Your instructions: Retype the line with "In C minor, the" in it, then each line after it to the end of the data, word for word.

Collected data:
########

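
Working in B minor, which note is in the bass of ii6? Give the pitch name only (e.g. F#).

E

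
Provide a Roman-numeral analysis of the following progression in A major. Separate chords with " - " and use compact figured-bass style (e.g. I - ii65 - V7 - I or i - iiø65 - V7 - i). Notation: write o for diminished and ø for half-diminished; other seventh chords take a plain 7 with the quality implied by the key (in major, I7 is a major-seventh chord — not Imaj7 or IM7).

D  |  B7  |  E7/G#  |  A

IV - V7/V - V65 - I

D has root D, degree 4 in A major, so IV.
B7: a dominant seventh chord on B, the applied dominant of V → V7/V.
E7/G# has root E, degree 5 in A major, so V65.
A has root A, degree 1 in A major, so I.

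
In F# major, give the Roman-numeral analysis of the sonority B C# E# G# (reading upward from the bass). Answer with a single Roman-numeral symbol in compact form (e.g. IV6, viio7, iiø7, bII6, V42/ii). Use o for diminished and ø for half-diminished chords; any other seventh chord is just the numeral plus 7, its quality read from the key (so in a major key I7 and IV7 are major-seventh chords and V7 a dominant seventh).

V42

Stacked in thirds the chord is C#-E#-G#-B: a dominant seventh chord on C#.
C# is scale degree 5 in F# major, and a dominant seventh chord on that degree is written V7.
With B in the bass the chord is in third inversion, so the figured bass is 42.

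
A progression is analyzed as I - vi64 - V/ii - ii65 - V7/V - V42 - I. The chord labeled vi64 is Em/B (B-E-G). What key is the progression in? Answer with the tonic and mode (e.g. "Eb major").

The anchor chord is a minor triad on E, labeled vi64.
If E is scale degree 6 and the mode makes that degree carry a minor triad, the tonic is G and the mode is major.

G major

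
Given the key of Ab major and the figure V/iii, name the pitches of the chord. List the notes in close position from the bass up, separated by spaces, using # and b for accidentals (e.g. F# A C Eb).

G B D

V/iii is a secondary dominant — the dominant triad of iii. iii in Ab major is C, so the applied chord's root is G, a perfect fifth above.
Building a major triad on G gives G-B-D.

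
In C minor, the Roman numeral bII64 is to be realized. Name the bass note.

bII in C minor has root Db; the chord is Db-F-Ab.
The figure 64 means second inversion — the fifth is in the bass.

Ab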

########

Result below:
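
In C minor, the Roman numeral bII64 is to be realized. Name the bass note.

bII in C minor has root Db; the chord is Db-F-Ab.
The figure 64 means second inversion — the fifth is in the bass.

Ab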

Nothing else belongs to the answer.